Stored records:
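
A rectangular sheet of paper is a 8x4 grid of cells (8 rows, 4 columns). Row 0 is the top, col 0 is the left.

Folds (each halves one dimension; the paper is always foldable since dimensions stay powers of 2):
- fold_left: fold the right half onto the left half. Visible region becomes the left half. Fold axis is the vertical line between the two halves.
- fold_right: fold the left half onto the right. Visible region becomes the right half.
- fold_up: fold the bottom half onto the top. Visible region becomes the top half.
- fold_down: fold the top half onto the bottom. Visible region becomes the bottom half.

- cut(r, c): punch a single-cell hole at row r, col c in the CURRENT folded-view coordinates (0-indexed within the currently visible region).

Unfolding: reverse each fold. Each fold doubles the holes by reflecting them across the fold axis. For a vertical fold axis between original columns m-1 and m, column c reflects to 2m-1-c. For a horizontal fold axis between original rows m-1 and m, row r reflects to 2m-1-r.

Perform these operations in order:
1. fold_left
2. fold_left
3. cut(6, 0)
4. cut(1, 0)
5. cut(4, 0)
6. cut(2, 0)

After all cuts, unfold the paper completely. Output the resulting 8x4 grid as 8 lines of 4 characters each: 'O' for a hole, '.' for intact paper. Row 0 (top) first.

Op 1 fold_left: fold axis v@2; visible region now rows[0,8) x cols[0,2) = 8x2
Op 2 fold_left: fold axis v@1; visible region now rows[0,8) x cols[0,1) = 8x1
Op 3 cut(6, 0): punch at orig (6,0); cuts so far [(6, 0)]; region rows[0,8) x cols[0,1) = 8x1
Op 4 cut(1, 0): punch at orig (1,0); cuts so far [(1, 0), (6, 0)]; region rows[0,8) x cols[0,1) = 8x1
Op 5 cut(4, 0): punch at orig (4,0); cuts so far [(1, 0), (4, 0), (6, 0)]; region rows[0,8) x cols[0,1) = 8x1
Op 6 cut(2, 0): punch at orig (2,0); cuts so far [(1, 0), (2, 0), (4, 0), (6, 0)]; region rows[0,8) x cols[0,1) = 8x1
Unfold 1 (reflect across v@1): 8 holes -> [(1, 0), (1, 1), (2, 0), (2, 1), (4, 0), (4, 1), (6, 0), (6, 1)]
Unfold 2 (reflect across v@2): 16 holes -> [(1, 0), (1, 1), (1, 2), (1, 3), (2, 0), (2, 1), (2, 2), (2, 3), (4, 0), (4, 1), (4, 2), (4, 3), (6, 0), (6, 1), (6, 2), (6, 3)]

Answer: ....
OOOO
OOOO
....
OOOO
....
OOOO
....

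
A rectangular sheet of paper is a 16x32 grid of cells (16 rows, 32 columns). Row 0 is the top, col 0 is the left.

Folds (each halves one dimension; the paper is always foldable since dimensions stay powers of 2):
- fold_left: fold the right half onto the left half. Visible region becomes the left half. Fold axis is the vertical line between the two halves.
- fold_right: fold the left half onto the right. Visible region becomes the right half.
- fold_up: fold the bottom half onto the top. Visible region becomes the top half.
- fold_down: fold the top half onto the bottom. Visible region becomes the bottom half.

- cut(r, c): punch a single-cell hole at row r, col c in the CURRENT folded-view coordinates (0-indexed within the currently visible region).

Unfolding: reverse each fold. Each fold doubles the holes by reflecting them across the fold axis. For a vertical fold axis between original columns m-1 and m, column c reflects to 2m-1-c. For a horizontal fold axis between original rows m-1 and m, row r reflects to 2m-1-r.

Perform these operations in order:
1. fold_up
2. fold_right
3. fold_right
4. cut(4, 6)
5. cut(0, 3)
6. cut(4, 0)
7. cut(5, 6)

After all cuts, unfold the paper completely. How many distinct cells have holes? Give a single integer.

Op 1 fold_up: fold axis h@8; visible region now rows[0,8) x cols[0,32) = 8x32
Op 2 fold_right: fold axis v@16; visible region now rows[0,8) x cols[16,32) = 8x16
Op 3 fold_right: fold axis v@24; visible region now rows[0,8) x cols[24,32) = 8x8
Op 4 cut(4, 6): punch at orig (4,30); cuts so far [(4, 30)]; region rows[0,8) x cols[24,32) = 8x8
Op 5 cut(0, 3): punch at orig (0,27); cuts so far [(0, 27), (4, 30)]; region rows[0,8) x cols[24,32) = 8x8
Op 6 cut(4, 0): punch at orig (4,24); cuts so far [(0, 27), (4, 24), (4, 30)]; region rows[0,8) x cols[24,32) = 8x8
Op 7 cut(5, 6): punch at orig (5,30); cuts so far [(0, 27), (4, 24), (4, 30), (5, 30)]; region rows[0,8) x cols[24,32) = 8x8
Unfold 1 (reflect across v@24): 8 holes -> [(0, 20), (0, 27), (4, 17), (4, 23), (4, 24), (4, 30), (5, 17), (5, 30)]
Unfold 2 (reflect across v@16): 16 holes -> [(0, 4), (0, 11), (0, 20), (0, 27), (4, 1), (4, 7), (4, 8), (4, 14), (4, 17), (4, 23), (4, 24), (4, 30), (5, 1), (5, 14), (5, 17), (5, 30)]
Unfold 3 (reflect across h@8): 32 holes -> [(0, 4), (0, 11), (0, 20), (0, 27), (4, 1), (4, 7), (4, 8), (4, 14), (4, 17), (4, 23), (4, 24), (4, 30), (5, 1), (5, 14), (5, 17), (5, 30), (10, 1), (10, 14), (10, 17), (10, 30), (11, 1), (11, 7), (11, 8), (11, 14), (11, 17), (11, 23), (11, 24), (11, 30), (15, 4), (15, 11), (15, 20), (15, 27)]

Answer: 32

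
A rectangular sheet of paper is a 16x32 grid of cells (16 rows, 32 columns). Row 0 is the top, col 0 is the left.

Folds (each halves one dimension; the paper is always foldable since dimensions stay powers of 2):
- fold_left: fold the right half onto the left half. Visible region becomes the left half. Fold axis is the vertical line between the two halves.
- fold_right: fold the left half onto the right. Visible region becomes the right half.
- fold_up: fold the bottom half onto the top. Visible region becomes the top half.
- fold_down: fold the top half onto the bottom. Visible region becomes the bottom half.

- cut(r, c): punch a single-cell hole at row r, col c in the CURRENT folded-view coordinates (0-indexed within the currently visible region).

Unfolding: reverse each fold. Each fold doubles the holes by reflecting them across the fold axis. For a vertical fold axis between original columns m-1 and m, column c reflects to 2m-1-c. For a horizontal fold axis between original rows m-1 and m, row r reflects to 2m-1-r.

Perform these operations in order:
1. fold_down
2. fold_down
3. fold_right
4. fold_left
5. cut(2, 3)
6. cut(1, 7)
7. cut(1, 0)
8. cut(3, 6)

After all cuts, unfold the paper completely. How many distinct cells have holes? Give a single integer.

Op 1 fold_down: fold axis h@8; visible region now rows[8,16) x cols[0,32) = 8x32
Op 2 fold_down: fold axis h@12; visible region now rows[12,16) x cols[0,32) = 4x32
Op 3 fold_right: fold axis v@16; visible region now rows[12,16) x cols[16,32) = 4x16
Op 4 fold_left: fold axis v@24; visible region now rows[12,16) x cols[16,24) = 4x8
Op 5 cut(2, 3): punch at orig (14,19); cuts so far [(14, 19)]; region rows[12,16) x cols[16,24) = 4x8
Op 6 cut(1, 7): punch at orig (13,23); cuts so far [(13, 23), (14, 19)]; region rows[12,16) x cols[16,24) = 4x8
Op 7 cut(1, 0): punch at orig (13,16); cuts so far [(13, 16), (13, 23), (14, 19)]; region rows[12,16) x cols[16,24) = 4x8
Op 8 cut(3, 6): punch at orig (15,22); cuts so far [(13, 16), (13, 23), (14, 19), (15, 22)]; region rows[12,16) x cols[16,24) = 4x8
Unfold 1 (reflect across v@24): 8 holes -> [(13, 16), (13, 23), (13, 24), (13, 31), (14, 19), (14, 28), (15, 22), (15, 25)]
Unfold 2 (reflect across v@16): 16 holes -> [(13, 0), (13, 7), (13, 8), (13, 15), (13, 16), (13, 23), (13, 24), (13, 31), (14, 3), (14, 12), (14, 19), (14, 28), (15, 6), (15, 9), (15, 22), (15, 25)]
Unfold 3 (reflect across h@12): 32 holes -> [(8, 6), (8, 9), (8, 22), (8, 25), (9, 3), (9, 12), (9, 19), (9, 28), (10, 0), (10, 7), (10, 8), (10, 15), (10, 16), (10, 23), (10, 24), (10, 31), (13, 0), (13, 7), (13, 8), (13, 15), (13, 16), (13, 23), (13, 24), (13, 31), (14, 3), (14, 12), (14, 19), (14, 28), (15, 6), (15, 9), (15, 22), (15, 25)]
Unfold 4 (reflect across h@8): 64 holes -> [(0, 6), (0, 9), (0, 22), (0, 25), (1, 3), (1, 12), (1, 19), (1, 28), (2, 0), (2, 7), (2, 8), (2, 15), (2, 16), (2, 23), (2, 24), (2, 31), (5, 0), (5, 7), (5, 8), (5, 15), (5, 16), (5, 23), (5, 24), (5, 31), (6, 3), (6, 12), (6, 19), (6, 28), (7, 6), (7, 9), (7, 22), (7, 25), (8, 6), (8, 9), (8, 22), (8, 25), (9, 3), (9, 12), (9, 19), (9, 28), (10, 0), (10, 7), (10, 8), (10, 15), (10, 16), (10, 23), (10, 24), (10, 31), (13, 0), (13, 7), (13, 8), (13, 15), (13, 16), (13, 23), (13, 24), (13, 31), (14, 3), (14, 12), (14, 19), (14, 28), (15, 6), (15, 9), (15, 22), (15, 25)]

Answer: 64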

▶ [WHAT IS REQUIRED]: Reproduce exactly every line that sits between the start of the entries and the line bearing "6. cut(2, 0)", counting both of those lines.

▶ [EXERCISE ANSWER]:
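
A rectangular sheet of paper is a 8x4 grid of cells (8 rows, 4 columns). Row 0 is the top, col 0 is the left.

Folds (each halves one dimension; the paper is always foldable since dimensions stay powers of 2):
- fold_left: fold the right half onto the left half. Visible region becomes the left half. Fold axis is the vertical line between the two halves.
- fold_right: fold the left half onto the right. Visible region becomes the right half.
- fold_up: fold the bottom half onto the top. Visible region becomes the top half.
- fold_down: fold the top half onto the bottom. Visible region becomes the bottom half.

- cut(r, c): punch a single-cell hole at row r, col c in the CURRENT folded-view coordinates (0-indexed within the currently visible region).

Unfolding: reverse each fold. Each fold doubles the holes by reflecting them across the fold axis. For a vertical fold axis between original columns m-1 and m, column c reflects to 2m-1-c. For a horizontal fold axis between original rows m-1 and m, row r reflects to 2m-1-r.

Perform these operations in order:
1. fold_left
2. fold_left
3. cut(6, 0)
4. cut(1, 0)
5. cut(4, 0)
6. cut(2, 0)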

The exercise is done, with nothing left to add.